Task details:
Please return the whole listing exactly.

Record excerpts:
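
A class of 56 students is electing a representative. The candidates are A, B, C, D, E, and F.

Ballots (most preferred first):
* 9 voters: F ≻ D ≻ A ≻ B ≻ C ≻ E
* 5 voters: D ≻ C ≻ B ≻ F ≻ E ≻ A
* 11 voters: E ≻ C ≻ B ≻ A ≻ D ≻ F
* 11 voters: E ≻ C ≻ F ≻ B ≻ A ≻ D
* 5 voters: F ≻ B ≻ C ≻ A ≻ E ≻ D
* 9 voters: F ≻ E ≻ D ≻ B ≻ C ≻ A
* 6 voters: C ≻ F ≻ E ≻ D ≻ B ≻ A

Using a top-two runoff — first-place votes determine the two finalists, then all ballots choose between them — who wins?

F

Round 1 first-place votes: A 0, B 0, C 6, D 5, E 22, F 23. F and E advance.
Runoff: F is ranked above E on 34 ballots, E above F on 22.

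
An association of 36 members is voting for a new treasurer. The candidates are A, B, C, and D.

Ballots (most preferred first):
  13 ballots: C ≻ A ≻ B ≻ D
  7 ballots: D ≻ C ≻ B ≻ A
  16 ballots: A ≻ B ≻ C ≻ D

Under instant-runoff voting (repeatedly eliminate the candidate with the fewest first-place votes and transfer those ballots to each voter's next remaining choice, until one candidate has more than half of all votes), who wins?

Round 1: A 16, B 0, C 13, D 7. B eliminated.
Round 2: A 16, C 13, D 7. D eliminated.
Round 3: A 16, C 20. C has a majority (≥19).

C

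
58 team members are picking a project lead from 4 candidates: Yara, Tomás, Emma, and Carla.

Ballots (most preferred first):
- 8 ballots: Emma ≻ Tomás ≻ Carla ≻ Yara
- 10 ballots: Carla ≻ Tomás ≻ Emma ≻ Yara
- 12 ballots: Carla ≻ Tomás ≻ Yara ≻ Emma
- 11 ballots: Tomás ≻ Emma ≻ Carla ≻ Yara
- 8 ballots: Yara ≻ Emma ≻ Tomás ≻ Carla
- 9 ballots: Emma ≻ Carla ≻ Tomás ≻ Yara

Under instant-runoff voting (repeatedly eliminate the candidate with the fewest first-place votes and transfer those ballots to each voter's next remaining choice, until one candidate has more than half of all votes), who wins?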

Result of this exercise:
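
A class of 56 students is electing a representative. The candidates are A, B, C, D, E, and F.

Ballots (most preferred first):
* 9 voters: F ≻ D ≻ A ≻ B ≻ C ≻ E
* 5 voters: D ≻ C ≻ B ≻ F ≻ E ≻ A
* 11 voters: E ≻ C ≻ B ≻ A ≻ D ≻ F
* 11 voters: E ≻ C ≻ F ≻ B ≻ A ≻ D
* 5 voters: F ≻ B ≻ C ≻ A ≻ E ≻ D
* 9 voters: F ≻ E ≻ D ≻ B ≻ C ≻ A
* 6 voters: C ≻ F ≻ E ≻ D ≻ B ≻ A

Using a top-two runoff — first-place votes determine the two finalists, then all ballots choose between them — who wins?

F

Round 1 first-place votes: A 0, B 0, C 6, D 5, E 22, F 23. F and E advance.
Runoff: F is ranked above E on 34 ballots, E above F on 22.

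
An association of 36 members is voting for a new treasurer. The candidates are A, B, C, and D.

Ballots (most preferred first):
  13 ballots: C ≻ A ≻ B ≻ D
  7 ballots: D ≻ C ≻ B ≻ A
  16 ballots: A ≻ B ≻ C ≻ D

Under instant-runoff voting (repeatedly eliminate the candidate with the fewest first-place votes and transfer those ballots to each voter's next remaining choice, until one candidate has more than half of all votes), who wins?

Round 1: A 16, B 0, C 13, D 7. B eliminated.
Round 2: A 16, C 13, D 7. D eliminated.
Round 3: A 16, C 20. C has a majority (≥19).

C

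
58 team members are picking a project lead from 4 candidates: Yara, Tomás, Emma, and Carla.

Ballots (most preferred first):
- 8 ballots: Emma ≻ Tomás ≻ Carla ≻ Yara
- 10 ballots: Carla ≻ Tomás ≻ Emma ≻ Yara
- 12 ballots: Carla ≻ Tomás ≻ Yara ≻ Emma
- 11 ballots: Tomás ≻ Emma ≻ Carla ≻ Yara
- 8 ballots: Yara ≻ Emma ≻ Tomás ≻ Carla
- 9 ballots: Emma ≻ Carla ≻ Tomás ≻ Yara

Under instant-runoff voting (repeatedly eliminate the candidate with the fewest first-place votes and transfer those ballots to each voter's next remaining choice, until one candidate has more than half of all votes), who wins?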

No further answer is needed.